[Exercise directions] Could you restate the entries below word for word?

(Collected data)
************

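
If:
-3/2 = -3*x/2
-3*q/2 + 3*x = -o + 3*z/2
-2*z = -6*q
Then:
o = 2*z - 3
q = z/3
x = 1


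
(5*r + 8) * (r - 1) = 5*r^2 + 3*r - 8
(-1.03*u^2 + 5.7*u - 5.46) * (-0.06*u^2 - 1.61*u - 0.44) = 0.0618*u^4 + 1.3163*u^3 - 8.3962*u^2 + 6.2826*u + 2.4024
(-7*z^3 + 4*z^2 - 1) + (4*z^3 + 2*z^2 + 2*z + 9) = -3*z^3 + 6*z^2 + 2*z + 8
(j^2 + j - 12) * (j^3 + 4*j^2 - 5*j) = j^5 + 5*j^4 - 13*j^3 - 53*j^2 + 60*j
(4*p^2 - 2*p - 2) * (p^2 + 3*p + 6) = 4*p^4 + 10*p^3 + 16*p^2 - 18*p - 12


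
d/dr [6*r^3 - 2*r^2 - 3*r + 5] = 18*r^2 - 4*r - 3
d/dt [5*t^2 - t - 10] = 10*t - 1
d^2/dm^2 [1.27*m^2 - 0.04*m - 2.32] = 2.54000000000000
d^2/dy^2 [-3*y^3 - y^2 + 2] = -18*y - 2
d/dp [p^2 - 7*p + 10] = 2*p - 7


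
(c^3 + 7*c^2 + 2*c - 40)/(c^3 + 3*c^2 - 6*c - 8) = (c + 5)/(c + 1)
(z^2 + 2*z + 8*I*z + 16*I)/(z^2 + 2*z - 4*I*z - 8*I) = (z + 8*I)/(z - 4*I)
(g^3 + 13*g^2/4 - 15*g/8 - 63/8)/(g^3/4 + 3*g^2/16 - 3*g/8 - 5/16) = 2*(8*g^3 + 26*g^2 - 15*g - 63)/(4*g^3 + 3*g^2 - 6*g - 5)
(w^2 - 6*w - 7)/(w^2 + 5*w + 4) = (w - 7)/(w + 4)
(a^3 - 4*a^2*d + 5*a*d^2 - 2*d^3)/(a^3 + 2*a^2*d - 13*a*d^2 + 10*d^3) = (a - d)/(a + 5*d)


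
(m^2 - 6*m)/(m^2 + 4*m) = (m - 6)/(m + 4)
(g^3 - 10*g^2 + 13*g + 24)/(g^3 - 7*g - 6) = (g - 8)/(g + 2)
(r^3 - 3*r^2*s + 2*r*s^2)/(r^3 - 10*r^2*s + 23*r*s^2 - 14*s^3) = r/(r - 7*s)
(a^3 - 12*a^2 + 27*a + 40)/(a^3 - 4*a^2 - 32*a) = (a^2 - 4*a - 5)/(a*(a + 4))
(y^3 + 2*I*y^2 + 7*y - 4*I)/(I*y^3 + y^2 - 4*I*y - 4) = (-I*y^2 + 3*y - 4*I)/(y^2 - 4)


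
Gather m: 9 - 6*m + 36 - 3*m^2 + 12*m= -3*m^2 + 6*m + 45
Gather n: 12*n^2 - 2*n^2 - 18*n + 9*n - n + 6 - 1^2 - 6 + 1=10*n^2 - 10*n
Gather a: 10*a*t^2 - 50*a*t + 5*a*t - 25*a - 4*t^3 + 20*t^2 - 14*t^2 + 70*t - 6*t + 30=a*(10*t^2 - 45*t - 25) - 4*t^3 + 6*t^2 + 64*t + 30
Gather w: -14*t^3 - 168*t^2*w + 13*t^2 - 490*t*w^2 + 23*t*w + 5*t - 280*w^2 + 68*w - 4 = -14*t^3 + 13*t^2 + 5*t + w^2*(-490*t - 280) + w*(-168*t^2 + 23*t + 68) - 4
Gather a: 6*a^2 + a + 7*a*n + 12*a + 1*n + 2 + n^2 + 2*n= 6*a^2 + a*(7*n + 13) + n^2 + 3*n + 2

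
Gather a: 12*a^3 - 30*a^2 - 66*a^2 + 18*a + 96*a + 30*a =12*a^3 - 96*a^2 + 144*a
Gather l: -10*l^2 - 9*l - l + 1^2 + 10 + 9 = -10*l^2 - 10*l + 20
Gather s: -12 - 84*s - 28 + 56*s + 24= -28*s - 16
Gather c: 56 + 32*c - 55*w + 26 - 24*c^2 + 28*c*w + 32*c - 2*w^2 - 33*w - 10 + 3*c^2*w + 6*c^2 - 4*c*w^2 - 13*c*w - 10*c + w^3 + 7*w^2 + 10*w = c^2*(3*w - 18) + c*(-4*w^2 + 15*w + 54) + w^3 + 5*w^2 - 78*w + 72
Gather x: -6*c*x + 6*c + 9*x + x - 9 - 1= 6*c + x*(10 - 6*c) - 10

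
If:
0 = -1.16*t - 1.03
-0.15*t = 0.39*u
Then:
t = -0.89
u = 0.34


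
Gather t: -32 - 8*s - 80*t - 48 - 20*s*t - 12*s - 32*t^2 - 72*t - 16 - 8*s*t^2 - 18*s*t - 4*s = -24*s + t^2*(-8*s - 32) + t*(-38*s - 152) - 96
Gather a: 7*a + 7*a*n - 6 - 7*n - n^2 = a*(7*n + 7) - n^2 - 7*n - 6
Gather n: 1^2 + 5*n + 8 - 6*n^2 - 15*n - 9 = -6*n^2 - 10*n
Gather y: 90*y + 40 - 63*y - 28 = 27*y + 12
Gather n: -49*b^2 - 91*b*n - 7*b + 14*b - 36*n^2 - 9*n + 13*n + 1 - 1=-49*b^2 + 7*b - 36*n^2 + n*(4 - 91*b)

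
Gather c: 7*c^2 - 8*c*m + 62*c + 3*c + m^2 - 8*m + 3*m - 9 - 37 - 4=7*c^2 + c*(65 - 8*m) + m^2 - 5*m - 50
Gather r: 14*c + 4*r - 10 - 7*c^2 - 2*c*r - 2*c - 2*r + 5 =-7*c^2 + 12*c + r*(2 - 2*c) - 5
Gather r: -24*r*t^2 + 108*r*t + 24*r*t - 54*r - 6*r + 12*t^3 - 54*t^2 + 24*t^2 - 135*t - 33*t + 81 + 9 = r*(-24*t^2 + 132*t - 60) + 12*t^3 - 30*t^2 - 168*t + 90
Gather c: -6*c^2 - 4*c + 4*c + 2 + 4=6 - 6*c^2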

************

[Solution to the problem]
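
If:
-3/2 = -3*x/2
-3*q/2 + 3*x = -o + 3*z/2
-2*z = -6*q
Then:
o = 2*z - 3
q = z/3
x = 1


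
(5*r + 8) * (r - 1) = 5*r^2 + 3*r - 8
(-1.03*u^2 + 5.7*u - 5.46) * (-0.06*u^2 - 1.61*u - 0.44) = 0.0618*u^4 + 1.3163*u^3 - 8.3962*u^2 + 6.2826*u + 2.4024
(-7*z^3 + 4*z^2 - 1) + (4*z^3 + 2*z^2 + 2*z + 9) = -3*z^3 + 6*z^2 + 2*z + 8
(j^2 + j - 12) * (j^3 + 4*j^2 - 5*j) = j^5 + 5*j^4 - 13*j^3 - 53*j^2 + 60*j
(4*p^2 - 2*p - 2) * (p^2 + 3*p + 6) = 4*p^4 + 10*p^3 + 16*p^2 - 18*p - 12


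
d/dr [6*r^3 - 2*r^2 - 3*r + 5] = 18*r^2 - 4*r - 3
d/dt [5*t^2 - t - 10] = 10*t - 1
d^2/dm^2 [1.27*m^2 - 0.04*m - 2.32] = 2.54000000000000
d^2/dy^2 [-3*y^3 - y^2 + 2] = -18*y - 2
d/dp [p^2 - 7*p + 10] = 2*p - 7


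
(c^3 + 7*c^2 + 2*c - 40)/(c^3 + 3*c^2 - 6*c - 8) = (c + 5)/(c + 1)
(z^2 + 2*z + 8*I*z + 16*I)/(z^2 + 2*z - 4*I*z - 8*I) = (z + 8*I)/(z - 4*I)
(g^3 + 13*g^2/4 - 15*g/8 - 63/8)/(g^3/4 + 3*g^2/16 - 3*g/8 - 5/16) = 2*(8*g^3 + 26*g^2 - 15*g - 63)/(4*g^3 + 3*g^2 - 6*g - 5)
(w^2 - 6*w - 7)/(w^2 + 5*w + 4) = (w - 7)/(w + 4)
(a^3 - 4*a^2*d + 5*a*d^2 - 2*d^3)/(a^3 + 2*a^2*d - 13*a*d^2 + 10*d^3) = (a - d)/(a + 5*d)


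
(m^2 - 6*m)/(m^2 + 4*m) = (m - 6)/(m + 4)
(g^3 - 10*g^2 + 13*g + 24)/(g^3 - 7*g - 6) = (g - 8)/(g + 2)
(r^3 - 3*r^2*s + 2*r*s^2)/(r^3 - 10*r^2*s + 23*r*s^2 - 14*s^3) = r/(r - 7*s)
(a^3 - 12*a^2 + 27*a + 40)/(a^3 - 4*a^2 - 32*a) = (a^2 - 4*a - 5)/(a*(a + 4))
(y^3 + 2*I*y^2 + 7*y - 4*I)/(I*y^3 + y^2 - 4*I*y - 4) = (-I*y^2 + 3*y - 4*I)/(y^2 - 4)


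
Gather m: 9 - 6*m + 36 - 3*m^2 + 12*m= -3*m^2 + 6*m + 45
Gather n: 12*n^2 - 2*n^2 - 18*n + 9*n - n + 6 - 1^2 - 6 + 1=10*n^2 - 10*n
Gather a: 10*a*t^2 - 50*a*t + 5*a*t - 25*a - 4*t^3 + 20*t^2 - 14*t^2 + 70*t - 6*t + 30=a*(10*t^2 - 45*t - 25) - 4*t^3 + 6*t^2 + 64*t + 30
Gather w: -14*t^3 - 168*t^2*w + 13*t^2 - 490*t*w^2 + 23*t*w + 5*t - 280*w^2 + 68*w - 4 = -14*t^3 + 13*t^2 + 5*t + w^2*(-490*t - 280) + w*(-168*t^2 + 23*t + 68) - 4
Gather a: 6*a^2 + a + 7*a*n + 12*a + 1*n + 2 + n^2 + 2*n= 6*a^2 + a*(7*n + 13) + n^2 + 3*n + 2

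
Gather a: 12*a^3 - 30*a^2 - 66*a^2 + 18*a + 96*a + 30*a =12*a^3 - 96*a^2 + 144*a
Gather l: -10*l^2 - 9*l - l + 1^2 + 10 + 9 = -10*l^2 - 10*l + 20
Gather s: -12 - 84*s - 28 + 56*s + 24= -28*s - 16
Gather c: 56 + 32*c - 55*w + 26 - 24*c^2 + 28*c*w + 32*c - 2*w^2 - 33*w - 10 + 3*c^2*w + 6*c^2 - 4*c*w^2 - 13*c*w - 10*c + w^3 + 7*w^2 + 10*w = c^2*(3*w - 18) + c*(-4*w^2 + 15*w + 54) + w^3 + 5*w^2 - 78*w + 72
Gather x: -6*c*x + 6*c + 9*x + x - 9 - 1= 6*c + x*(10 - 6*c) - 10

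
If:
0 = -1.16*t - 1.03
-0.15*t = 0.39*u
Then:
t = -0.89
u = 0.34


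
Gather t: -32 - 8*s - 80*t - 48 - 20*s*t - 12*s - 32*t^2 - 72*t - 16 - 8*s*t^2 - 18*s*t - 4*s = -24*s + t^2*(-8*s - 32) + t*(-38*s - 152) - 96
Gather a: 7*a + 7*a*n - 6 - 7*n - n^2 = a*(7*n + 7) - n^2 - 7*n - 6
Gather n: 1^2 + 5*n + 8 - 6*n^2 - 15*n - 9 = -6*n^2 - 10*n
Gather y: 90*y + 40 - 63*y - 28 = 27*y + 12
Gather n: -49*b^2 - 91*b*n - 7*b + 14*b - 36*n^2 - 9*n + 13*n + 1 - 1=-49*b^2 + 7*b - 36*n^2 + n*(4 - 91*b)

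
Gather c: 7*c^2 - 8*c*m + 62*c + 3*c + m^2 - 8*m + 3*m - 9 - 37 - 4=7*c^2 + c*(65 - 8*m) + m^2 - 5*m - 50
Gather r: 14*c + 4*r - 10 - 7*c^2 - 2*c*r - 2*c - 2*r + 5 =-7*c^2 + 12*c + r*(2 - 2*c) - 5
Gather r: -24*r*t^2 + 108*r*t + 24*r*t - 54*r - 6*r + 12*t^3 - 54*t^2 + 24*t^2 - 135*t - 33*t + 81 + 9 = r*(-24*t^2 + 132*t - 60) + 12*t^3 - 30*t^2 - 168*t + 90
Gather c: -6*c^2 - 4*c + 4*c + 2 + 4=6 - 6*c^2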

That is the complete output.